TASK INPUTS

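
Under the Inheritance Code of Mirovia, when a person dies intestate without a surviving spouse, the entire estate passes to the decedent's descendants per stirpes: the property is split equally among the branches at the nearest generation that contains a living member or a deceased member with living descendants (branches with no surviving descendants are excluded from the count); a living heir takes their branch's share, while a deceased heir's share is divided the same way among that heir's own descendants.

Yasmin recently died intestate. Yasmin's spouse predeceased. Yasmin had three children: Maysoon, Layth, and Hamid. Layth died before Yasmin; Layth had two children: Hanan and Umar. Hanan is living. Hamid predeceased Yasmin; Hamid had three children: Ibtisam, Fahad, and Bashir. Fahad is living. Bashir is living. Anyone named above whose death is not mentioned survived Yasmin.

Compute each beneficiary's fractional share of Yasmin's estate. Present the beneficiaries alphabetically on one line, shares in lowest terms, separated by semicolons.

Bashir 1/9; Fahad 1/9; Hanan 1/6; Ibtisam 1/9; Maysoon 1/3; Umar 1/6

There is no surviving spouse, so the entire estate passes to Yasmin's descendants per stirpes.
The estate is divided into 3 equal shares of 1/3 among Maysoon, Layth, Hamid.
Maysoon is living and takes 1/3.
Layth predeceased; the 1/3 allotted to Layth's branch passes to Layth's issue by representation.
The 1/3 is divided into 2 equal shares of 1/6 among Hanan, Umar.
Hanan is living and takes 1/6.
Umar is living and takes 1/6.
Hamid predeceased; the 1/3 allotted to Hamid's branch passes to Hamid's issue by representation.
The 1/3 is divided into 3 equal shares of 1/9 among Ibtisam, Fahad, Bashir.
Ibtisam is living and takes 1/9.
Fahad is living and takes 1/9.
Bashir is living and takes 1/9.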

EXERCISE
Go through the data and copy each line exactly as it was written.

RESPONSE TO THIS TASK
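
Under the Inheritance Code of Mirovia, when a person dies intestate without a surviving spouse, the entire estate passes to the decedent's descendants per stirpes: the property is split equally among the branches at the nearest generation that contains a living member or a deceased member with living descendants (branches with no surviving descendants are excluded from the count); a living heir takes their branch's share, while a deceased heir's share is divided the same way among that heir's own descendants.

Yasmin recently died intestate. Yasmin's spouse predeceased. Yasmin had three children: Maysoon, Layth, and Hamid. Layth died before Yasmin; Layth had two children: Hanan and Umar. Hanan is living. Hamid predeceased Yasmin; Hamid had three children: Ibtisam, Fahad, and Bashir. Fahad is living. Bashir is living. Anyone named above whose death is not mentioned survived Yasmin.

Compute each beneficiary's fractional share of Yasmin's estate. Present the beneficiaries alphabetically on one line, shares in lowest terms, separated by semicolons.

Bashir 1/9; Fahad 1/9; Hanan 1/6; Ibtisam 1/9; Maysoon 1/3; Umar 1/6

There is no surviving spouse, so the entire estate passes to Yasmin's descendants per stirpes.
The estate is divided into 3 equal shares of 1/3 among Maysoon, Layth, Hamid.
Maysoon is living and takes 1/3.
Layth predeceased; the 1/3 allotted to Layth's branch passes to Layth's issue by representation.
The 1/3 is divided into 2 equal shares of 1/6 among Hanan, Umar.
Hanan is living and takes 1/6.
Umar is living and takes 1/6.
Hamid predeceased; the 1/3 allotted to Hamid's branch passes to Hamid's issue by representation.
The 1/3 is divided into 3 equal shares of 1/9 among Ibtisam, Fahad, Bashir.
Ibtisam is living and takes 1/9.
Fahad is living and takes 1/9.
Bashir is living and takes 1/9.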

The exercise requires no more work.